■ What you have to do ■
Copy every line of the entries that includes the word "Answer".
============================================================
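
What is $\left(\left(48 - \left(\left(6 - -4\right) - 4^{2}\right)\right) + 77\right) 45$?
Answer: $5895$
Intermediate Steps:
$\left(\left(48 - \left(\left(6 - -4\right) - 4^{2}\right)\right) + 77\right) 45 = \left(\left(48 - \left(\left(6 + 4\right) - 16\right)\right) + 77\right) 45 = \left(\left(48 - \left(10 - 16\right)\right) + 77\right) 45 = \left(\left(48 - -6\right) + 77\right) 45 = \left(\left(48 + 6\right) + 77\right) 45 = \left(54 + 77\right) 45 = 131 \cdot 45 = 5895$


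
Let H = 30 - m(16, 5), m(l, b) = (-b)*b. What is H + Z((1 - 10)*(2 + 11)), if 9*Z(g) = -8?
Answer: 487/9 ≈ 54.111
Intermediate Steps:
m(l, b) = -b²
Z(g) = -8/9 (Z(g) = (⅑)*(-8) = -8/9)
H = 55 (H = 30 - (-1)*5² = 30 - (-1)*25 = 30 - 1*(-25) = 30 + 25 = 55)
H + Z((1 - 10)*(2 + 11)) = 55 - 8/9 = 487/9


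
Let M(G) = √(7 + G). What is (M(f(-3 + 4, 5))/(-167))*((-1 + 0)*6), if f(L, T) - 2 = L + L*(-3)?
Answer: 6*√7/167 ≈ 0.095057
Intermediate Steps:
f(L, T) = 2 - 2*L (f(L, T) = 2 + (L + L*(-3)) = 2 + (L - 3*L) = 2 - 2*L)
(M(f(-3 + 4, 5))/(-167))*((-1 + 0)*6) = (√(7 + (2 - 2*(-3 + 4)))/(-167))*((-1 + 0)*6) = (√(7 + (2 - 2*1))*(-1/167))*(-1*6) = (√(7 + (2 - 2))*(-1/167))*(-6) = (√(7 + 0)*(-1/167))*(-6) = (√7*(-1/167))*(-6) = -√7/167*(-6) = 6*√7/167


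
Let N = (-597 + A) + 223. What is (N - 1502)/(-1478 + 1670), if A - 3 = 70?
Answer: -601/64 ≈ -9.3906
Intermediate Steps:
A = 73 (A = 3 + 70 = 73)
N = -301 (N = (-597 + 73) + 223 = -524 + 223 = -301)
(N - 1502)/(-1478 + 1670) = (-301 - 1502)/(-1478 + 1670) = -1803/192 = -1803*1/192 = -601/64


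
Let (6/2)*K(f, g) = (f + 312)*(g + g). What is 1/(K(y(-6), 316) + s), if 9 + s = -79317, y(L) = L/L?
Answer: -3/40162 ≈ -7.4697e-5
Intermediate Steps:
y(L) = 1
K(f, g) = 2*g*(312 + f)/3 (K(f, g) = ((f + 312)*(g + g))/3 = ((312 + f)*(2*g))/3 = (2*g*(312 + f))/3 = 2*g*(312 + f)/3)
s = -79326 (s = -9 - 79317 = -79326)
1/(K(y(-6), 316) + s) = 1/((2/3)*316*(312 + 1) - 79326) = 1/((2/3)*316*313 - 79326) = 1/(197816/3 - 79326) = 1/(-40162/3) = -3/40162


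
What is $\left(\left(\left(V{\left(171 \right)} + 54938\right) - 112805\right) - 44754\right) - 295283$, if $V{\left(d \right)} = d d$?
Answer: $-368663$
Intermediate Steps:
$V{\left(d \right)} = d^{2}$
$\left(\left(\left(V{\left(171 \right)} + 54938\right) - 112805\right) - 44754\right) - 295283 = \left(\left(\left(171^{2} + 54938\right) - 112805\right) - 44754\right) - 295283 = \left(\left(\left(29241 + 54938\right) - 112805\right) - 44754\right) - 295283 = \left(\left(84179 - 112805\right) - 44754\right) - 295283 = \left(-28626 - 44754\right) - 295283 = -73380 - 295283 = -368663$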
============================================================
■ Exercise result ■
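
Answer: $5895$
Answer: 487/9 ≈ 54.111
Answer: 6*√7/167 ≈ 0.095057
Answer: -601/64 ≈ -9.3906
Answer: -3/40162 ≈ -7.4697e-5
Answer: $-368663$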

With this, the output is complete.